━━━━━ GIVEN DATA

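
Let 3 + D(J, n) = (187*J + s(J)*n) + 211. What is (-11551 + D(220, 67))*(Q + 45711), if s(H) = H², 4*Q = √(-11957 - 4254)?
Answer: 149593681467 + 3272597*I*√16211/4 ≈ 1.4959e+11 + 1.0417e+8*I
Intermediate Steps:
Q = I*√16211/4 (Q = √(-11957 - 4254)/4 = √(-16211)/4 = (I*√16211)/4 = I*√16211/4 ≈ 31.831*I)
D(J, n) = 208 + 187*J + n*J² (D(J, n) = -3 + ((187*J + J²*n) + 211) = -3 + ((187*J + n*J²) + 211) = -3 + (211 + 187*J + n*J²) = 208 + 187*J + n*J²)
(-11551 + D(220, 67))*(Q + 45711) = (-11551 + (208 + 187*220 + 67*220²))*(I*√16211/4 + 45711) = (-11551 + (208 + 41140 + 67*48400))*(45711 + I*√16211/4) = (-11551 + (208 + 41140 + 3242800))*(45711 + I*√16211/4) = (-11551 + 3284148)*(45711 + I*√16211/4) = 3272597*(45711 + I*√16211/4) = 149593681467 + 3272597*I*√16211/4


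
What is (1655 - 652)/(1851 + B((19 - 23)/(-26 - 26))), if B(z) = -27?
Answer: 1003/1824 ≈ 0.54989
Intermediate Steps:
(1655 - 652)/(1851 + B((19 - 23)/(-26 - 26))) = (1655 - 652)/(1851 - 27) = 1003/1824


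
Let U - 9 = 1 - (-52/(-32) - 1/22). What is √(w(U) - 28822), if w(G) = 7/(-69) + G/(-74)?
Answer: I*√363692495363307/112332 ≈ 169.77*I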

━━━━━━━━━━

_PROBLEM STATEMENT_: Which lines of the listing contain the string "What"? Copy each of them.

_RESPONSE BOX_:
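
Let 3 + D(J, n) = (187*J + s(J)*n) + 211. What is (-11551 + D(220, 67))*(Q + 45711), if s(H) = H², 4*Q = √(-11957 - 4254)?
What is (1655 - 652)/(1851 + B((19 - 23)/(-26 - 26))), if B(z) = -27?
Let U - 9 = 1 - (-52/(-32) - 1/22). What is √(w(U) - 28822), if w(G) = 7/(-69) + G/(-74)?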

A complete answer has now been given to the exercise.